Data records
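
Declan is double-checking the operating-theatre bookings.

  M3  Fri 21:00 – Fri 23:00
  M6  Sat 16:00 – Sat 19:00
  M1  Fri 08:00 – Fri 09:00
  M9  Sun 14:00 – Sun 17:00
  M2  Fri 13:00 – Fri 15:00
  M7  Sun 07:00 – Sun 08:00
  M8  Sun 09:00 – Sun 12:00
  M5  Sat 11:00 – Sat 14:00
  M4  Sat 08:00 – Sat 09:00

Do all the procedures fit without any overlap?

Yes

Sorted by start: M1, M2, M3, M4, M5, M6, M7, M8, M9.
M2 starts after M1 ends, so M1 has no further overlaps.
M3 starts after M2 ends, so M2 has no further overlaps.
M4 starts after M3 ends, so M3 has no further overlaps.
M5 starts after M4 ends, so M4 has no further overlaps.
M6 starts after M5 ends, so M5 has no further overlaps.
M7 starts after M6 ends, so M6 has no further overlaps.
M8 starts after M7 ends, so M7 has no further overlaps.
M9 starts after M8 ends.
Every pair is clear; the schedule has no overlaps.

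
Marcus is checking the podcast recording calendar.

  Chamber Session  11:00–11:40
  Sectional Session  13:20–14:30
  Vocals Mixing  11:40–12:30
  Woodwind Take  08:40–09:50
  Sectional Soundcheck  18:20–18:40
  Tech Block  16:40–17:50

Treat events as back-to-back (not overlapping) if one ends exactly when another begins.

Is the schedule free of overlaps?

Yes

Two intervals overlap when each starts before the other ends.
Sorted by start: Woodwind Take, Chamber Session, Vocals Mixing, Sectional Session, Tech Block, Sectional Soundcheck.
Chamber Session starts after Woodwind Take ends, so Woodwind Take has no further overlaps.
Vocals Mixing starts exactly when Chamber Session ends (back-to-back, no overlap), so Chamber Session has no further overlaps.
Sectional Session starts after Vocals Mixing ends, so Vocals Mixing has no further overlaps.
Tech Block starts after Sectional Session ends, so Sectional Session has no further overlaps.
Sectional Soundcheck starts after Tech Block ends.
Every pair is clear; the schedule has no overlaps.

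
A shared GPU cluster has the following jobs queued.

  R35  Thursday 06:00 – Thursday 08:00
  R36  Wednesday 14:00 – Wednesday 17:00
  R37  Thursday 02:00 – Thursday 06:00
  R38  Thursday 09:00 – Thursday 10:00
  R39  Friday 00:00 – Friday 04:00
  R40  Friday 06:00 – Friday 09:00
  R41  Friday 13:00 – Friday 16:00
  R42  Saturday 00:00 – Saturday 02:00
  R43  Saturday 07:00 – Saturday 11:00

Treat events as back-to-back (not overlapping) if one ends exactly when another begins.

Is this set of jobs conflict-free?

Yes

Sorted by start: R36, R37, R35, R38, R39, R40, R41, R42, R43.
R37 starts after R36 ends — done with R36.
R35 starts exactly when R37 ends (back-to-back, no overlap) — done with R37.
R38 starts after R35 ends — done with R35.
R39 starts after R38 ends — done with R38.
R40 starts after R39 ends — done with R39.
R41 starts after R40 ends — done with R40.
R42 starts after R41 ends — done with R41.
R43 starts after R42 ends.
Every pair is clear; the schedule has no overlaps.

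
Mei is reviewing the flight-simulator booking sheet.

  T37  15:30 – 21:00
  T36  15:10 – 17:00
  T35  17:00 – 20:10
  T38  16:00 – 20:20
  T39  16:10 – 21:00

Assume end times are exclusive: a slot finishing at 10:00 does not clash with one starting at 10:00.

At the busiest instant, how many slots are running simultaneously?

4

Sweep the timeline, counting +1 at each start and −1 at each end (ends before starts at a tie):
15:10 start T36 → 1
15:30 start T37 → 2
16:00 start T38 → 3
16:10 start T39 → 4
17:00 end T36 → 3
17:00 start T35 → 4
20:10 end T35 → 3
20:20 end T38 → 2
21:00 end T37 → 1
21:00 end T39 → 0
Peak is 4, at 16:10 (T36, T37, T38, T39).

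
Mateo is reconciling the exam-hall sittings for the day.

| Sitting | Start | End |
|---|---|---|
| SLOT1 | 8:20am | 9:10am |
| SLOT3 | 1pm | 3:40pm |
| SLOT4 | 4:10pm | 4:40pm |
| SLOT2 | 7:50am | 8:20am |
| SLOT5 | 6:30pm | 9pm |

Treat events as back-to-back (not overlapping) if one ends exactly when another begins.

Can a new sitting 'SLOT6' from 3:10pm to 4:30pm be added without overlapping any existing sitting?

SLOT2: ends 8:20am at or before SLOT6 starts 3:10pm → clear.
SLOT1: ends 9:10am at or before SLOT6 starts 3:10pm → clear.
SLOT3: starts 1pm before SLOT6 ends 4:30pm, and ends 3:40pm after SLOT6 starts 3:10pm → overlap.
SLOT4: starts 4:10pm before SLOT6 ends 4:30pm, and ends 4:40pm after SLOT6 starts 3:10pm → overlap.
SLOT5: starts 6:30pm at or after SLOT6 ends 4:30pm → clear.
SLOT6 overlaps SLOT3, SLOT4.

No — it overlaps SLOT3, SLOT4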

## WORK ITEM
Filter the records above down to the lines that hold the string "Friday".

## SOLUTION FOR THIS PROBLEM
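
  R39  Friday 00:00 – Friday 04:00
  R40  Friday 06:00 – Friday 09:00
  R41  Friday 13:00 – Friday 16:00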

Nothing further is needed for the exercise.